REQUIREMENT – Your answer must be an exact copy of the lines from the one holding "A grocery chain" through the last line of the entries below, with nothing added.

━━━━━━━━━━

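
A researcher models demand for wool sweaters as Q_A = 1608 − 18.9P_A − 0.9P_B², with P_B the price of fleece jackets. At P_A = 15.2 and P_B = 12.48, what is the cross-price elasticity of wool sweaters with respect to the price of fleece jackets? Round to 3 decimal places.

At P_A = 15.2 and P_B = 12.48: Q_A = 1180.545.
∂Q_A/∂P_B = -1.8P_B = -1.8(12.48) = -22.4640.
ε = (∂Q_A/∂P_B)(P_B/Q_A) = -22.4640 × (12.48/1180.545) ≈ -0.237.

-0.237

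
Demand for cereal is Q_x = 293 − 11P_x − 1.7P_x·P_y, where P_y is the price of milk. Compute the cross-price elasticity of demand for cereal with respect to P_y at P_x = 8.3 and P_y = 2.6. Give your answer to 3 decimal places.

At P_x = 8.3 and P_y = 2.6: Q_x = 165.014.
∂Q_x/∂P_y = -1.7P_x = -1.7(8.3) = -14.1100.
ε = (∂Q_x/∂P_y)(P_y/Q_x) = -14.1100 × (2.6/165.014) ≈ -0.222.
ε < 0: complements.

-0.222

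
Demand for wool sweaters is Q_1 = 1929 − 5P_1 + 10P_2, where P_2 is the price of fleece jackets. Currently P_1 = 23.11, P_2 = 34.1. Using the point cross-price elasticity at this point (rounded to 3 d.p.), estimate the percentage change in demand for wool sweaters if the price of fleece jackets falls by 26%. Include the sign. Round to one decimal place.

-4.1%

At P_1 = 23.11, P_2 = 34.1: Q_1 = 2154.45.
∂Q_1/∂P_2 = 10.
ε = (∂Q_1/∂P_2)(P_2/Q_1) = 10.0000 × 34.1/2154.45 ≈ 0.158.
%ΔQ_1 ≈ ε × %ΔP_2 = 0.158 × (-26%) = -4.1%.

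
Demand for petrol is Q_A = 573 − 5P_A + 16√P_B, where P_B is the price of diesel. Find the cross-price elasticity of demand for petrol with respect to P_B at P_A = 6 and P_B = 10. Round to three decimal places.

At P_A = 6 and P_B = 10: Q_A = 593.596.
∂Q_A/∂P_B = 16/(2√P_B) = 16/(2√10) = 2.5298.
ε = (∂Q_A/∂P_B)(P_B/Q_A) = 2.5298 × (10/593.596) ≈ 0.043.
ε > 0: substitutes.

0.043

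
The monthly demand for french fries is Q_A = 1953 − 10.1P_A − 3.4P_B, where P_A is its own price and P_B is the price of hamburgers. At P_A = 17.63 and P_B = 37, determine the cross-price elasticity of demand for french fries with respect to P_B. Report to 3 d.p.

At P_A = 17.63 and P_B = 37: Q_A = 1649.137.
∂Q_A/∂P_B = -3.4.
ε = (∂Q_A/∂P_B)(P_B/Q_A) = -3.4 × (37/1649.137) ≈ -0.076.

-0.076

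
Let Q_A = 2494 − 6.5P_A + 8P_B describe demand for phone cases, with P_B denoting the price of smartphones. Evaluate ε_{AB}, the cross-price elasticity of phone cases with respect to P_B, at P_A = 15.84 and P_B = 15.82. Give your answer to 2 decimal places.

At P_A = 15.84 and P_B = 15.82: Q_A = 2517.6.
∂Q_A/∂P_B = 8.
ε = (∂Q_A/∂P_B)(P_B/Q_A) = 8 × (15.82/2517.6) ≈ 0.05.

0.05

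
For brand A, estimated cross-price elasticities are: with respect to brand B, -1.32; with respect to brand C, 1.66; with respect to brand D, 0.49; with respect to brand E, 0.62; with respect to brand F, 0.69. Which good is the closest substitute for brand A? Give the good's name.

Substitutes have ε > 0. Among the positive values, 1.66 (brand C) is largest.

brand C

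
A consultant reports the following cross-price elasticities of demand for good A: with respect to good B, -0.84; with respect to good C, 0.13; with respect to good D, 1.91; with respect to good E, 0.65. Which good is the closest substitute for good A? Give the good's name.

good D

Substitutes have ε > 0. Among the positive values, 1.91 (good D) is largest.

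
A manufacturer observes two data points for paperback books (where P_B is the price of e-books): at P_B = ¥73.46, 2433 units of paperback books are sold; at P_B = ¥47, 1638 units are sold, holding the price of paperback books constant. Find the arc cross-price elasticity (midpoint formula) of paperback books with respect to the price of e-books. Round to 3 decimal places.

0.889

ΔQ_A = 1638 − 2433 = -795; ΔP_B = 47 − 73.46 = -26.46.
Midpoints: Q̄_A = 2035.5, P̄_B = 60.23.
ε = (ΔQ_A/Q̄_A)/(ΔP_B/P̄_B) = (-795/2035.5)/(-26.46/60.23) ≈ 0.889.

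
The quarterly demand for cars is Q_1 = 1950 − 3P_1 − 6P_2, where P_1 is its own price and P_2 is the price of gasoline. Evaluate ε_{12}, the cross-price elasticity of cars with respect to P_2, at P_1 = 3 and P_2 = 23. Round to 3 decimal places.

-0.077

At P_1 = 3 and P_2 = 23: Q_1 = 1803.
∂Q_1/∂P_2 = -6.
ε = (∂Q_1/∂P_2)(P_2/Q_1) = -6 × (23/1803) ≈ -0.077.
Since ε < 0, cars and gasoline are complements.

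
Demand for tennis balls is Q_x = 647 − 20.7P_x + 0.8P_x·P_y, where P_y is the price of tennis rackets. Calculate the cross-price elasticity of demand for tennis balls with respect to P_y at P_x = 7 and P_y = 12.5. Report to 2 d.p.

At P_x = 7 and P_y = 12.5: Q_x = 572.1.
∂Q_x/∂P_y = 0.8P_x = 0.8(7) = 5.6000.
ε = (∂Q_x/∂P_y)(P_y/Q_x) = 5.6000 × (12.5/572.1) ≈ 0.12.

0.12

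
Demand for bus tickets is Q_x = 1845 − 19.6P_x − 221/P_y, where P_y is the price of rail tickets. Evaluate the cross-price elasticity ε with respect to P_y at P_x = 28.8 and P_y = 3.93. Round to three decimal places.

At P_x = 28.8 and P_y = 3.93: Q_x = 1224.286.
∂Q_x/∂P_y = 221/P_y² = 14.3089.
ε = (∂Q_x/∂P_y)(P_y/Q_x) = 14.3089 × (3.93/1224.286) ≈ 0.046.
ε > 0: substitutes.

0.046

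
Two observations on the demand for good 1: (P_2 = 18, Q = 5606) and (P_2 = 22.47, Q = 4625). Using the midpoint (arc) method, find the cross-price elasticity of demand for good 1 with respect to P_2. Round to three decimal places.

ΔQ_1 = 4625 − 5606 = -981; ΔP_2 = 22.47 − 18 = 4.47.
Midpoints: Q̄_1 = 5115.5, P̄_2 = 20.23.
ε = (ΔQ_1/Q̄_1)/(ΔP_2/P̄_2) = (-981/5115.5)/(4.47/20.23) ≈ -0.868.

-0.868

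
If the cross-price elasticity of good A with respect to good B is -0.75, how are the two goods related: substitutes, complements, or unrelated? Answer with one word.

complements

ε = -0.75 < 0, so a higher price of good B lowers demand for good A: complements.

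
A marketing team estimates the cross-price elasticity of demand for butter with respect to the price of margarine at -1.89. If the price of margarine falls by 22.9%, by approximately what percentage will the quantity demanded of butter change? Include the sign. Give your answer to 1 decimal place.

43.3%

%ΔQ ≈ ε × %ΔP of margarine = -1.89 × (-22.9%) = 43.3%.
Demand for butter rises by about 43.3%.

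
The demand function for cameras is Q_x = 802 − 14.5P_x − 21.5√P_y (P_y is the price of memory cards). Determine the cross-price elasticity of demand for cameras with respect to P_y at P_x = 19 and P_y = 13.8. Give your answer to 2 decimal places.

At P_x = 19 and P_y = 13.8: Q_x = 446.631.
∂Q_x/∂P_y = -21.5/(2√P_y) = -21.5/(2√13.8) = -2.8938.
ε = (∂Q_x/∂P_y)(P_y/Q_x) = -2.8938 × (13.8/446.631) ≈ -0.09.
ε < 0: complements.

-0.09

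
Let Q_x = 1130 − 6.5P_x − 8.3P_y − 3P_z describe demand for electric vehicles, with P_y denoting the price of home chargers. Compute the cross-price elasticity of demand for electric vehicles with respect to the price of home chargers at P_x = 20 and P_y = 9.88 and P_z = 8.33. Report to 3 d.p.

At P_x = 20 and P_y = 9.88 and P_z = 8.33: Q_x = 893.006.
∂Q_x/∂P_y = -8.3.
ε = (∂Q_x/∂P_y)(P_y/Q_x) = -8.3 × (9.88/893.006) ≈ -0.092.
Since ε < 0, electric vehicles and home chargers are complements.

-0.092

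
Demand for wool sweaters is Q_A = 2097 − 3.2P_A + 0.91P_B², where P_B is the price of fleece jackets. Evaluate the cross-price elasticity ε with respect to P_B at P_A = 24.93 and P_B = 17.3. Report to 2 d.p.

0.24

At P_A = 24.93 and P_B = 17.3: Q_A = 2289.578.
∂Q_A/∂P_B = 1.82P_B = 1.82(17.3) = 31.4860.
ε = (∂Q_A/∂P_B)(P_B/Q_A) = 31.4860 × (17.3/2289.578) ≈ 0.24.
ε > 0: substitutes.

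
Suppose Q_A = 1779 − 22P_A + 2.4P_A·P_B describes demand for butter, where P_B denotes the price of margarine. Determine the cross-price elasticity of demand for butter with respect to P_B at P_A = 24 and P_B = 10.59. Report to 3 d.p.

At P_A = 24 and P_B = 10.59: Q_A = 1860.984.
∂Q_A/∂P_B = 2.4P_A = 2.4(24) = 57.6000.
ε = (∂Q_A/∂P_B)(P_B/Q_A) = 57.6000 × (10.59/1860.984) ≈ 0.328.
ε > 0: substitutes.

0.328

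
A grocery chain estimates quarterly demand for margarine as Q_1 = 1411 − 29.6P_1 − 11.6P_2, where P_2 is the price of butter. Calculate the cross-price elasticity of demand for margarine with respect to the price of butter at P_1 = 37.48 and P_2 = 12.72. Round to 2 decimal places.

-0.96

At P_1 = 37.48 and P_2 = 12.72: Q_1 = 154.04.
∂Q_1/∂P_2 = -11.6.
ε = (∂Q_1/∂P_2)(P_2/Q_1) = -11.6 × (12.72/154.04) ≈ -0.96.
Since ε < 0, margarine and butter are complements.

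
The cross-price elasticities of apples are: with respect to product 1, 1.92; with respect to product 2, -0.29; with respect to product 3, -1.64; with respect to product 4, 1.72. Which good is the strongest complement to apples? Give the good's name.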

━━━━━━━━━━

SOLUTION TO THE PROBLEM –
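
A grocery chain estimates quarterly demand for margarine as Q_1 = 1411 − 29.6P_1 − 11.6P_2, where P_2 is the price of butter. Calculate the cross-price elasticity of demand for margarine with respect to the price of butter at P_1 = 37.48 and P_2 = 12.72. Round to 2 decimal places.

-0.96

At P_1 = 37.48 and P_2 = 12.72: Q_1 = 154.04.
∂Q_1/∂P_2 = -11.6.
ε = (∂Q_1/∂P_2)(P_2/Q_1) = -11.6 × (12.72/154.04) ≈ -0.96.
Since ε < 0, margarine and butter are complements.

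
The cross-price elasticities of apples are: with respect to product 1, 1.92; with respect to product 2, -0.29; with respect to product 3, -1.64; with respect to product 4, 1.72. Which good is the strongest complement to apples? Give the good's name.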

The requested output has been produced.